| Stored dataset items |
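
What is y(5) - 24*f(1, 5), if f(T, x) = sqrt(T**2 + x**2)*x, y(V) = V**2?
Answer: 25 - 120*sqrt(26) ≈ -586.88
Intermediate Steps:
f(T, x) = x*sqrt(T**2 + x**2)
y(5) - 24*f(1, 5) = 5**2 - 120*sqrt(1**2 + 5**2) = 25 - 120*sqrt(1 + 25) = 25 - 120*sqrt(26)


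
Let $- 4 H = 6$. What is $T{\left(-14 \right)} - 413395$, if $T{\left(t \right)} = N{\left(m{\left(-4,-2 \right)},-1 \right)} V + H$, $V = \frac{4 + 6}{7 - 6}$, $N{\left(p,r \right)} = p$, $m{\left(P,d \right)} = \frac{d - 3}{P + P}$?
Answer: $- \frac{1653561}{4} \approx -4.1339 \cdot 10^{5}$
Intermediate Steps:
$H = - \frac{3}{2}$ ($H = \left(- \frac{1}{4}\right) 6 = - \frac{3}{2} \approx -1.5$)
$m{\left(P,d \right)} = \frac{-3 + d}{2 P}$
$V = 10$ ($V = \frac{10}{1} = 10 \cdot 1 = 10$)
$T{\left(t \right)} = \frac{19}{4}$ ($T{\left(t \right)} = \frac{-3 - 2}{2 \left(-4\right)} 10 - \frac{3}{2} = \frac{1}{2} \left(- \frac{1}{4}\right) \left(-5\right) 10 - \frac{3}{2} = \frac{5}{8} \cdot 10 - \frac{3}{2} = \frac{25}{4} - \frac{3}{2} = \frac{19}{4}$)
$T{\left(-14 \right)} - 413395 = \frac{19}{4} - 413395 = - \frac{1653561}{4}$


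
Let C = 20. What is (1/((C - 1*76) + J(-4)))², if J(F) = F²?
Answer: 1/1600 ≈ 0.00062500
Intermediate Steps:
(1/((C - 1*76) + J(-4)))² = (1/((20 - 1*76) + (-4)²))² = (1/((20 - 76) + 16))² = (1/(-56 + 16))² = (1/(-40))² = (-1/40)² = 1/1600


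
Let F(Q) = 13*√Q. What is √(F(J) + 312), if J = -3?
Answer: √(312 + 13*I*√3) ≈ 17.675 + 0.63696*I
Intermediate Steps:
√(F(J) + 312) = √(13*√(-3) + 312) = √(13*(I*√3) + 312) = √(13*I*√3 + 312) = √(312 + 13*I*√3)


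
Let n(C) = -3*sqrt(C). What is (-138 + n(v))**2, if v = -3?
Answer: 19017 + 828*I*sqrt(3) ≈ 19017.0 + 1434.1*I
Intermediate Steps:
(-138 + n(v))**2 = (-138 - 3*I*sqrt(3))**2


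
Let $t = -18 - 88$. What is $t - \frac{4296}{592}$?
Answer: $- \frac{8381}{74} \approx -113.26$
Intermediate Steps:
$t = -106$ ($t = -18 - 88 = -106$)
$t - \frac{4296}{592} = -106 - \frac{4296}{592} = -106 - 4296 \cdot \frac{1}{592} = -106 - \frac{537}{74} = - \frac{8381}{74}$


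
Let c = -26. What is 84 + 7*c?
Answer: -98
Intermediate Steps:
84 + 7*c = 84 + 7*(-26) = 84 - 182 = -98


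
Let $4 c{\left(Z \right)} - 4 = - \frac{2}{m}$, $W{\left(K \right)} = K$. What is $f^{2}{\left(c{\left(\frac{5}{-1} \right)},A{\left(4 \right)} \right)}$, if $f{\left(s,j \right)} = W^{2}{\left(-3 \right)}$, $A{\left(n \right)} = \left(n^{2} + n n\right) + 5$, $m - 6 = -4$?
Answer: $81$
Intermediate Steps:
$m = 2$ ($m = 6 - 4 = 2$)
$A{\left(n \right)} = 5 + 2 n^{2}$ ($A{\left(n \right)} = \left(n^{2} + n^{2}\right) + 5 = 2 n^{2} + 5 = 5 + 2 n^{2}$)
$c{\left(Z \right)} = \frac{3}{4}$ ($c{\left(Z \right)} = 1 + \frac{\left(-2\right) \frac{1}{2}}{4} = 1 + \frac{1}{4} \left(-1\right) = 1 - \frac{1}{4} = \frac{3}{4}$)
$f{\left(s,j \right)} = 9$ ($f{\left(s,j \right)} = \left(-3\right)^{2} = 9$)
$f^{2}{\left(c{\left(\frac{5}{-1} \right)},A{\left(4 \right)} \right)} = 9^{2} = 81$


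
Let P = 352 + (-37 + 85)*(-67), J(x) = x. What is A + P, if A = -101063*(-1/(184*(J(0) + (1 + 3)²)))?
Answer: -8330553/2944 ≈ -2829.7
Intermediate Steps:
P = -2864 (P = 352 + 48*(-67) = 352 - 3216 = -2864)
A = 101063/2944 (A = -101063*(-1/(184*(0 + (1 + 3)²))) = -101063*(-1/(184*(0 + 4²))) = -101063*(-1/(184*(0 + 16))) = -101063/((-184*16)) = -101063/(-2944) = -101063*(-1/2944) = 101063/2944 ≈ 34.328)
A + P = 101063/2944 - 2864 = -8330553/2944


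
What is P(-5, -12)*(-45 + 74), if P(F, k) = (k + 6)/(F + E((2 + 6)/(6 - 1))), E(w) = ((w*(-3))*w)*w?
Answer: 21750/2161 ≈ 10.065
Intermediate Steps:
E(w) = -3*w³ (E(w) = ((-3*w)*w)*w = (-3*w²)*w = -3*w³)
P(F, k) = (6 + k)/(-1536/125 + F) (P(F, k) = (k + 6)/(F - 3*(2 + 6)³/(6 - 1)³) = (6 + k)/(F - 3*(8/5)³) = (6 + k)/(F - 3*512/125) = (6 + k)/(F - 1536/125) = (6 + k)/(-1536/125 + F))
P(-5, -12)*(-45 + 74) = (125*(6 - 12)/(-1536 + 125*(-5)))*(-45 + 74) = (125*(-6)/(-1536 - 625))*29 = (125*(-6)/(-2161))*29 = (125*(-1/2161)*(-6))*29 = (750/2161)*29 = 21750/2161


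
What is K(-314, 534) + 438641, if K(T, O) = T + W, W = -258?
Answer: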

* * *

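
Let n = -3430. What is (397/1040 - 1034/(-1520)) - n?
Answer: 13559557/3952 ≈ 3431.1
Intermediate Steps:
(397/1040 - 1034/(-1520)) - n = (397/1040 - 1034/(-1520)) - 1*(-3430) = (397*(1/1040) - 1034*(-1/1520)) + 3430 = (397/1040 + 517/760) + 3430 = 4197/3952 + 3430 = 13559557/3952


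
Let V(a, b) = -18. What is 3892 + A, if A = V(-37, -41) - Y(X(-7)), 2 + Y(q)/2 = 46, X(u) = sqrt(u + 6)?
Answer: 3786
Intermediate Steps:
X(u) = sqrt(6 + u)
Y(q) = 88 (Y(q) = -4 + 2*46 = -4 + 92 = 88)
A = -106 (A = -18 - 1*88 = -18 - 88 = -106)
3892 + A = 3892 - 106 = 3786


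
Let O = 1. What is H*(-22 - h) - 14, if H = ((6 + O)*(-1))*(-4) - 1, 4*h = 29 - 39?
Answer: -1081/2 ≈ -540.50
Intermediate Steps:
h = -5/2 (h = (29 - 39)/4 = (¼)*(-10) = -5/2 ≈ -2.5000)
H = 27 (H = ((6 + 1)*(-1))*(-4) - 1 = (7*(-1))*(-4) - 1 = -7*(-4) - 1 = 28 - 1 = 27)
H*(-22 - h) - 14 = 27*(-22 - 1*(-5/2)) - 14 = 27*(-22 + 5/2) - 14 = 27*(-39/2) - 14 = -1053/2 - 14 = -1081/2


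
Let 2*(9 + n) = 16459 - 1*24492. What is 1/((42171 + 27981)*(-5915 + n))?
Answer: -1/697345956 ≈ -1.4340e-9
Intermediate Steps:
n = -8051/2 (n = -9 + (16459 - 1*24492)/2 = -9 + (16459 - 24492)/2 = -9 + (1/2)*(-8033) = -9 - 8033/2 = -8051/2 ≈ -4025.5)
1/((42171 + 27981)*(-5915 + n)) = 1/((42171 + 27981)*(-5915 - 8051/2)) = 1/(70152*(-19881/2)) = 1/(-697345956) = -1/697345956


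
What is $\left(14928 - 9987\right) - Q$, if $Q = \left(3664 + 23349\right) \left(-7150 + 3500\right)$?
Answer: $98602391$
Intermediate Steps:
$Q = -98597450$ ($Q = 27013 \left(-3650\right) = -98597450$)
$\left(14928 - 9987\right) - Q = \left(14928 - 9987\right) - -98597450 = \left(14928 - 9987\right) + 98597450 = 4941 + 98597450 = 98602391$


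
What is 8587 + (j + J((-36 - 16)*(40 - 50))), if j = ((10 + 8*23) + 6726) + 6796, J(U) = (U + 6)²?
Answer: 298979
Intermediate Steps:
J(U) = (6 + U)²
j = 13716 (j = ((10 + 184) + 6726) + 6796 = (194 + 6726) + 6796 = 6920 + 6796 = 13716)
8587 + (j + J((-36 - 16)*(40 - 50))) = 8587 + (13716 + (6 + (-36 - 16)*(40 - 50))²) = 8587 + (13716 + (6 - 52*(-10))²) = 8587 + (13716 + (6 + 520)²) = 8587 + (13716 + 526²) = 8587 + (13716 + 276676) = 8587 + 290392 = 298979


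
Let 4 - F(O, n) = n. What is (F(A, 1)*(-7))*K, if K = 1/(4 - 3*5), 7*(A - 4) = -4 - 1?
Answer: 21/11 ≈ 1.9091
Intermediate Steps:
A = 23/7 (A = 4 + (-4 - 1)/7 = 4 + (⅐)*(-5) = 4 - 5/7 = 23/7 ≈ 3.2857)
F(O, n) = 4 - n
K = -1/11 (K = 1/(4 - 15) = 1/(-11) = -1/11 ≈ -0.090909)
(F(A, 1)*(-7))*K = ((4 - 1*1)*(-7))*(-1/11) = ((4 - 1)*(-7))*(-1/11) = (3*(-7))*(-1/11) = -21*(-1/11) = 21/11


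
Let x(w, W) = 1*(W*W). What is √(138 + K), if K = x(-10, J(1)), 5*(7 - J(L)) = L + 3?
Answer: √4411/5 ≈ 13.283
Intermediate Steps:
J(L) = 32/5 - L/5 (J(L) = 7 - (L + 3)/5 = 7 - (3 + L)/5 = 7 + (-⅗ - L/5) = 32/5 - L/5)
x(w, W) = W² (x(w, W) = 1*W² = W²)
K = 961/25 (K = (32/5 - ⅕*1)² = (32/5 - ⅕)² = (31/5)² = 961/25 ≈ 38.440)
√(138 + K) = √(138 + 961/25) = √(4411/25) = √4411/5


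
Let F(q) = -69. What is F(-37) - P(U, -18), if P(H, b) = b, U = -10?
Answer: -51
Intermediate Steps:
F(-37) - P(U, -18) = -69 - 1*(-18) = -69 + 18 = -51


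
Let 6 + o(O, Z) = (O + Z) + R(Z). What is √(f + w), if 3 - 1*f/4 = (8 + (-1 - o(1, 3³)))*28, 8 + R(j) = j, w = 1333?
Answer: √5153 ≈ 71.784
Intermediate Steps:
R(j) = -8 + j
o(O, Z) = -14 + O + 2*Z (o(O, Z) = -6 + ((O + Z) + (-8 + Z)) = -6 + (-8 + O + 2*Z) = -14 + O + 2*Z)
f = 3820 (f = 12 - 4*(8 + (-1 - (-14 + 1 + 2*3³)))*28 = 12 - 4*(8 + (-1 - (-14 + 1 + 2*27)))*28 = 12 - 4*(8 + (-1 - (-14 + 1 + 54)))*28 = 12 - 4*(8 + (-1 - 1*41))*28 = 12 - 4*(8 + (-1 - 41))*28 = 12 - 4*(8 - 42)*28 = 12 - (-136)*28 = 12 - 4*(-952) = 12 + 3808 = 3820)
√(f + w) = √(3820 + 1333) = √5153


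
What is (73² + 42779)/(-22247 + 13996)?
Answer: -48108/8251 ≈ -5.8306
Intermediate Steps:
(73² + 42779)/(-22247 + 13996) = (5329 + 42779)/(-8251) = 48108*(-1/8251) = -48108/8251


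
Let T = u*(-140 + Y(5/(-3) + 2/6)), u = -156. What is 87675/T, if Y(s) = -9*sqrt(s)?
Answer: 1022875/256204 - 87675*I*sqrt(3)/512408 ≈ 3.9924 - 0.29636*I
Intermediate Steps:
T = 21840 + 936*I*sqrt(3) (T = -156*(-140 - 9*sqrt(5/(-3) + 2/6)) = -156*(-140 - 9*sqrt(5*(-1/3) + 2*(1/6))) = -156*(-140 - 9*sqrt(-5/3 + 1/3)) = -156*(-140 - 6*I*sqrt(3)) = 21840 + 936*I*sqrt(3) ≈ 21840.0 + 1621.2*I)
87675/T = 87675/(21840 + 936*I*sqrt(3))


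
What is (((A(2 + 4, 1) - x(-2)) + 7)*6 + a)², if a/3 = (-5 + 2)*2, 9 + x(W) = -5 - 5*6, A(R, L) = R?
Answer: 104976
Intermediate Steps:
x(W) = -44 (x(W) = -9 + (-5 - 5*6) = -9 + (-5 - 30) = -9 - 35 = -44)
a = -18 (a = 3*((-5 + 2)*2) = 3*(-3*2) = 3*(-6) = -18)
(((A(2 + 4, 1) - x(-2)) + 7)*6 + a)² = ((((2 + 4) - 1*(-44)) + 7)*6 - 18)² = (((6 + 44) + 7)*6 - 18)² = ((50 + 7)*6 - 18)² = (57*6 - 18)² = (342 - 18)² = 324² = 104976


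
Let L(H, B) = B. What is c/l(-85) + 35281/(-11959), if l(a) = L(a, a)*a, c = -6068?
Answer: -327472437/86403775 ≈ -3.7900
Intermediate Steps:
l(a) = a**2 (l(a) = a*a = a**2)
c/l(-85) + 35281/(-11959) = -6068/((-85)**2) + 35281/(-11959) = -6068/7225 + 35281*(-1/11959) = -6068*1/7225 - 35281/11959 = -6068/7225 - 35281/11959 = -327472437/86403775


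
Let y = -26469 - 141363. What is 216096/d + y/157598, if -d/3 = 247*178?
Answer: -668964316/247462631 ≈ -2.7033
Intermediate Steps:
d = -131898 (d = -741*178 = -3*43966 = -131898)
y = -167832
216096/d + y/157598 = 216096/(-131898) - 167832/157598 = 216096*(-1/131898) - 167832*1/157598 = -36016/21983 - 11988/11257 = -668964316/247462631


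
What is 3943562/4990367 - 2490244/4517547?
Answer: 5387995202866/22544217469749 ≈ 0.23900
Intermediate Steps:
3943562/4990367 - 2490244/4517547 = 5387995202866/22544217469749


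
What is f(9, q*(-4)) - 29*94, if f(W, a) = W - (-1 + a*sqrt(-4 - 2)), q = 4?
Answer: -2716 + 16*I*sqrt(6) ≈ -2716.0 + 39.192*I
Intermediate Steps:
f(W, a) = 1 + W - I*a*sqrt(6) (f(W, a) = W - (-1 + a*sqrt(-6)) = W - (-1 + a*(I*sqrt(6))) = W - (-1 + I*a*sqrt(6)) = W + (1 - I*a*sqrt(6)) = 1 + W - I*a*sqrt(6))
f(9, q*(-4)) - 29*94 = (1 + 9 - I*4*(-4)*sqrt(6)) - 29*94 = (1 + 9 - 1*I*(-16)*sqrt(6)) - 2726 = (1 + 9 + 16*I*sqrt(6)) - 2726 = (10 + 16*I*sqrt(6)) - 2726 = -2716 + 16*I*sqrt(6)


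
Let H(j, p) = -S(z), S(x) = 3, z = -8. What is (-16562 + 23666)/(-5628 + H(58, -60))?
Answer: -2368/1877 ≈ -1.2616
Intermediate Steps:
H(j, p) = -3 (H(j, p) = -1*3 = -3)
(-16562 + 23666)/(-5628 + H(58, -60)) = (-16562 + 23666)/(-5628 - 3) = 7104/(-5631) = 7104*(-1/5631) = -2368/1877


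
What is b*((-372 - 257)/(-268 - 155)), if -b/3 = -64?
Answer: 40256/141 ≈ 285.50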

| EXERCISE BRIEF |
Take the line above containing "Answer: $98602391$", the line containing "Answer: 21/11 ≈ 1.9091", and all lines in between, and copy them exactly without anything else.

| PROBLEM SOLUTION |
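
Answer: $98602391$
Intermediate Steps:
$Q = -98597450$ ($Q = 27013 \left(-3650\right) = -98597450$)
$\left(14928 - 9987\right) - Q = \left(14928 - 9987\right) - -98597450 = \left(14928 - 9987\right) + 98597450 = 4941 + 98597450 = 98602391$


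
What is 8587 + (j + J((-36 - 16)*(40 - 50))), if j = ((10 + 8*23) + 6726) + 6796, J(U) = (U + 6)²?
Answer: 298979
Intermediate Steps:
J(U) = (6 + U)²
j = 13716 (j = ((10 + 184) + 6726) + 6796 = (194 + 6726) + 6796 = 6920 + 6796 = 13716)
8587 + (j + J((-36 - 16)*(40 - 50))) = 8587 + (13716 + (6 + (-36 - 16)*(40 - 50))²) = 8587 + (13716 + (6 - 52*(-10))²) = 8587 + (13716 + (6 + 520)²) = 8587 + (13716 + 526²) = 8587 + (13716 + 276676) = 8587 + 290392 = 298979


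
Let 4 - F(O, n) = n. What is (F(A, 1)*(-7))*K, if K = 1/(4 - 3*5), 7*(A - 4) = -4 - 1?
Answer: 21/11 ≈ 1.9091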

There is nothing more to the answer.